→ **WORK TASK**
Give the entries again, precisely as they were written.

[Extracted data entries]
┌──
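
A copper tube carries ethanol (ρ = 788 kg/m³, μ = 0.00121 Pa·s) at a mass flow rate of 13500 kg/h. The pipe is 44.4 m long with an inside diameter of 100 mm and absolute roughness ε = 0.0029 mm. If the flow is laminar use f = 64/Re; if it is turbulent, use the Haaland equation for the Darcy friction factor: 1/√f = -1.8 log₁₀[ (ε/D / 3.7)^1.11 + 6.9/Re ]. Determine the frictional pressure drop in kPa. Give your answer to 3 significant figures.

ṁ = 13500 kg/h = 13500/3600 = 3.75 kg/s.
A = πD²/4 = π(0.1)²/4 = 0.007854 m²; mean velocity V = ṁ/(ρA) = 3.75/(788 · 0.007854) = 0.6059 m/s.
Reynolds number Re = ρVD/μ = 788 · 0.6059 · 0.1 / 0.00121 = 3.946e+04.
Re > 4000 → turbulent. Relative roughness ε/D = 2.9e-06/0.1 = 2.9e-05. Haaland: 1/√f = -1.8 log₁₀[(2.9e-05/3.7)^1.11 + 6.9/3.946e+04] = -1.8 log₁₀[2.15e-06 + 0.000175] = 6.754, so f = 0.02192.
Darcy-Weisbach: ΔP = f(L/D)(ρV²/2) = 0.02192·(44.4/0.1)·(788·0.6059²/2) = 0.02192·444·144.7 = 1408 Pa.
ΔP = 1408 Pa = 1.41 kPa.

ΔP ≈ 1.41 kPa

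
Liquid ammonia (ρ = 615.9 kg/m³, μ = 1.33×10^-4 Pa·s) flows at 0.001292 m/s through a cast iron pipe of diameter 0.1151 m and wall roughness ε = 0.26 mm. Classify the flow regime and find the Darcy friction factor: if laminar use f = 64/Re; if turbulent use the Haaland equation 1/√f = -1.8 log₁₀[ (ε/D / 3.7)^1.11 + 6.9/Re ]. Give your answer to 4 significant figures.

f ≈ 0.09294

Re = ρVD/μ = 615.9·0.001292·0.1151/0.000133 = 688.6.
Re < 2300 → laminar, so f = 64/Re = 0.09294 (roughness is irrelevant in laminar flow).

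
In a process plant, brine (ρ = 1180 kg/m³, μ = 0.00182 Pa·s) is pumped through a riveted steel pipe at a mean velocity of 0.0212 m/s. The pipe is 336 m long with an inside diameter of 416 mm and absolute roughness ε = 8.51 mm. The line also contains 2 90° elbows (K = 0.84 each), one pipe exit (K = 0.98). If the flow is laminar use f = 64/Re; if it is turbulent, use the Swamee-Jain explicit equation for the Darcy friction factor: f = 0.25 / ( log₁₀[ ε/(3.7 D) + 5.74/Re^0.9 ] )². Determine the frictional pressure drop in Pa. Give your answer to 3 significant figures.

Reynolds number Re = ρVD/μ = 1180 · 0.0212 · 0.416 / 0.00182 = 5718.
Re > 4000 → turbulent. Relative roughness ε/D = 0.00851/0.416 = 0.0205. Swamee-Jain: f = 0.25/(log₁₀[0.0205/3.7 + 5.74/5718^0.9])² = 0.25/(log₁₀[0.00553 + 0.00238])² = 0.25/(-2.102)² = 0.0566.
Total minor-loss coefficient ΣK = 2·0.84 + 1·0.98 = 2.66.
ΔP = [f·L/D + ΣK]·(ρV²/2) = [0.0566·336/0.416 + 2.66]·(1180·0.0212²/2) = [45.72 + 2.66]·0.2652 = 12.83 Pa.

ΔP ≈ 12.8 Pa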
└──
→ **PROBLEM SOLUTION**
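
A copper tube carries ethanol (ρ = 788 kg/m³, μ = 0.00121 Pa·s) at a mass flow rate of 13500 kg/h. The pipe is 44.4 m long with an inside diameter of 100 mm and absolute roughness ε = 0.0029 mm. If the flow is laminar use f = 64/Re; if it is turbulent, use the Haaland equation for the Darcy friction factor: 1/√f = -1.8 log₁₀[ (ε/D / 3.7)^1.11 + 6.9/Re ]. Determine the frictional pressure drop in kPa. Give your answer to 3 significant figures.

ṁ = 13500 kg/h = 13500/3600 = 3.75 kg/s.
A = πD²/4 = π(0.1)²/4 = 0.007854 m²; mean velocity V = ṁ/(ρA) = 3.75/(788 · 0.007854) = 0.6059 m/s.
Reynolds number Re = ρVD/μ = 788 · 0.6059 · 0.1 / 0.00121 = 3.946e+04.
Re > 4000 → turbulent. Relative roughness ε/D = 2.9e-06/0.1 = 2.9e-05. Haaland: 1/√f = -1.8 log₁₀[(2.9e-05/3.7)^1.11 + 6.9/3.946e+04] = -1.8 log₁₀[2.15e-06 + 0.000175] = 6.754, so f = 0.02192.
Darcy-Weisbach: ΔP = f(L/D)(ρV²/2) = 0.02192·(44.4/0.1)·(788·0.6059²/2) = 0.02192·444·144.7 = 1408 Pa.
ΔP = 1408 Pa = 1.41 kPa.

ΔP ≈ 1.41 kPa

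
Liquid ammonia (ρ = 615.9 kg/m³, μ = 1.33×10^-4 Pa·s) flows at 0.001292 m/s through a cast iron pipe of diameter 0.1151 m and wall roughness ε = 0.26 mm. Classify the flow regime and find the Darcy friction factor: if laminar use f = 64/Re; if turbulent use the Haaland equation 1/√f = -1.8 log₁₀[ (ε/D / 3.7)^1.11 + 6.9/Re ]. Give your answer to 4 significant figures.

f ≈ 0.09294

Re = ρVD/μ = 615.9·0.001292·0.1151/0.000133 = 688.6.
Re < 2300 → laminar, so f = 64/Re = 0.09294 (roughness is irrelevant in laminar flow).

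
In a process plant, brine (ρ = 1180 kg/m³, μ = 0.00182 Pa·s) is pumped through a riveted steel pipe at a mean velocity of 0.0212 m/s. The pipe is 336 m long with an inside diameter of 416 mm and absolute roughness ε = 8.51 mm. The line also contains 2 90° elbows (K = 0.84 each), one pipe exit (K = 0.98). If the flow is laminar use f = 64/Re; if it is turbulent, use the Swamee-Jain explicit equation for the Darcy friction factor: f = 0.25 / ( log₁₀[ ε/(3.7 D) + 5.74/Re^0.9 ] )². Determine the frictional pressure drop in Pa. Give your answer to 3 significant figures.

Reynolds number Re = ρVD/μ = 1180 · 0.0212 · 0.416 / 0.00182 = 5718.
Re > 4000 → turbulent. Relative roughness ε/D = 0.00851/0.416 = 0.0205. Swamee-Jain: f = 0.25/(log₁₀[0.0205/3.7 + 5.74/5718^0.9])² = 0.25/(log₁₀[0.00553 + 0.00238])² = 0.25/(-2.102)² = 0.0566.
Total minor-loss coefficient ΣK = 2·0.84 + 1·0.98 = 2.66.
ΔP = [f·L/D + ΣK]·(ρV²/2) = [0.0566·336/0.416 + 2.66]·(1180·0.0212²/2) = [45.72 + 2.66]·0.2652 = 12.83 Pa.

ΔP ≈ 12.8 Pa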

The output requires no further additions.